WHAT IS EXPECTED —
State how many lines in the listing below include the string "eclipsing". The answer is the number alone.
——
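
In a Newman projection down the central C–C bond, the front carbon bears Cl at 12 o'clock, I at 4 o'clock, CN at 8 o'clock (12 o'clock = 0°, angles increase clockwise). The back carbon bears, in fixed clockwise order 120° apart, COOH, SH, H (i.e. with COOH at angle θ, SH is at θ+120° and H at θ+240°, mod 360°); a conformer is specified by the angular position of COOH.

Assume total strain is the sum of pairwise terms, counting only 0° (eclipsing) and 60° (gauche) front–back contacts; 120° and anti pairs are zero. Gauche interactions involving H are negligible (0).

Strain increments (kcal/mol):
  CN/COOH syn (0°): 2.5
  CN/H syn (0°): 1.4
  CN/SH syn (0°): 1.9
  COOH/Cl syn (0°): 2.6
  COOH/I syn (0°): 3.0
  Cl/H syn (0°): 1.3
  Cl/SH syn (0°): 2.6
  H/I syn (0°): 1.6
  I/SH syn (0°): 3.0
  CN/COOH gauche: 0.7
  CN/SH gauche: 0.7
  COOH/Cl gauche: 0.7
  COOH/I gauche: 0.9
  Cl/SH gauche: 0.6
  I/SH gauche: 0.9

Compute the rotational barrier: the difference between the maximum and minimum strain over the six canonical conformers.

COOH at 0° (eclipsed): Cl(0°)/COOH(0°) eclipsed 2.6; I(120°)/SH(120°) eclipsed 3.0; CN(240°)/H(240°) eclipsed 1.4 → 7.0 kcal/mol.
COOH at 60° (staggered): Cl(0°)/COOH(60°) gauche 0.7; I(120°)/COOH(60°) gauche 0.9; I(120°)/SH(180°) gauche 0.9; CN(240°)/SH(180°) gauche 0.7 → 3.2 kcal/mol.
COOH at 120° (eclipsed): Cl(0°)/H(0°) eclipsed 1.3; I(120°)/COOH(120°) eclipsed 3.0; CN(240°)/SH(240°) eclipsed 1.9 → 6.2 kcal/mol.
COOH at 180° (staggered): Cl(0°)/SH(300°) gauche 0.6; I(120°)/COOH(180°) gauche 0.9; CN(240°)/COOH(180°) gauche 0.7; CN(240°)/SH(300°) gauche 0.7 → 2.9 kcal/mol.
COOH at 240° (eclipsed): Cl(0°)/SH(0°) eclipsed 2.6; I(120°)/H(120°) eclipsed 1.6; CN(240°)/COOH(240°) eclipsed 2.5 → 6.7 kcal/mol.
COOH at 300° (staggered): Cl(0°)/COOH(300°) gauche 0.7; Cl(0°)/SH(60°) gauche 0.6; I(120°)/SH(60°) gauche 0.9; CN(240°)/COOH(300°) gauche 0.7 → 2.9 kcal/mol.
Max at 0° (7.0 kcal/mol), min at 180° (2.9 kcal/mol); barrier = 4.1 kcal/mol.

4.1 kcal/mol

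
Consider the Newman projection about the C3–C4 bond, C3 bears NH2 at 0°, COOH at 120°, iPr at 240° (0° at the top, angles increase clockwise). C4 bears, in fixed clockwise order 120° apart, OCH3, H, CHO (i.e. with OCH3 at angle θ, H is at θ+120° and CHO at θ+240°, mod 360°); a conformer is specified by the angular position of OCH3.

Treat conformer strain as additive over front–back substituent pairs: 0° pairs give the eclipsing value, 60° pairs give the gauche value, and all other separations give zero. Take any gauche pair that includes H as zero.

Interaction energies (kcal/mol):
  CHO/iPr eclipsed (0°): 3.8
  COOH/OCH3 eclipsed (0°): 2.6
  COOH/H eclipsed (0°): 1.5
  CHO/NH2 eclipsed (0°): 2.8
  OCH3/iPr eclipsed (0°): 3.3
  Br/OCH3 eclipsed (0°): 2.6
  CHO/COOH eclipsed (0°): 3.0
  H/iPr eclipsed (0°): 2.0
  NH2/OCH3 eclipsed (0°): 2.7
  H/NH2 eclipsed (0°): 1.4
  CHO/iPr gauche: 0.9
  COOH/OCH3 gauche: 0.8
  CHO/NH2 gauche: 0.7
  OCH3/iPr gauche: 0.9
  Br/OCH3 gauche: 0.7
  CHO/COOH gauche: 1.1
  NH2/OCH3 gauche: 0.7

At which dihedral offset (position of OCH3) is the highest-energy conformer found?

OCH3 at 0° is eclipsed. NH2 at 0° is eclipsed with OCH3 at 0° (2.7); COOH at 120° is eclipsed with H at 120° (1.5); iPr at 240° is eclipsed with CHO at 240° (3.8). Total 8.0 kcal/mol.
OCH3 at 60° is staggered. NH2 at 0° is gauche with OCH3 at 60° (0.7); NH2 at 0° is gauche with CHO at 300° (0.7); COOH at 120° is gauche with OCH3 at 60° (0.8); iPr at 240° is gauche with CHO at 300° (0.9). Total 3.1 kcal/mol.
OCH3 at 120° is eclipsed. NH2 at 0° is eclipsed with CHO at 0° (2.8); COOH at 120° is eclipsed with OCH3 at 120° (2.6); iPr at 240° is eclipsed with H at 240° (2.0). Total 7.4 kcal/mol.
OCH3 at 180° is staggered. NH2 at 0° is gauche with CHO at 60° (0.7); COOH at 120° is gauche with OCH3 at 180° (0.8); COOH at 120° is gauche with CHO at 60° (1.1); iPr at 240° is gauche with OCH3 at 180° (0.9). Total 3.5 kcal/mol.
OCH3 at 240° is eclipsed. NH2 at 0° is eclipsed with H at 0° (1.4); COOH at 120° is eclipsed with CHO at 120° (3.0); iPr at 240° is eclipsed with OCH3 at 240° (3.3). Total 7.7 kcal/mol.
OCH3 at 300° is staggered. NH2 at 0° is gauche with OCH3 at 300° (0.7); COOH at 120° is gauche with CHO at 180° (1.1); iPr at 240° is gauche with OCH3 at 300° (0.9); iPr at 240° is gauche with CHO at 180° (0.9). Total 3.6 kcal/mol.
The maximum (8.0 kcal/mol) occurs with OCH3 at 0°.

0°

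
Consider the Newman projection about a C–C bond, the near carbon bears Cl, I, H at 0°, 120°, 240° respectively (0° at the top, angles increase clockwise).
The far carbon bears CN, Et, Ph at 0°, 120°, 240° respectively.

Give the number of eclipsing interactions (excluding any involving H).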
——
WRITTEN ANSWER —
3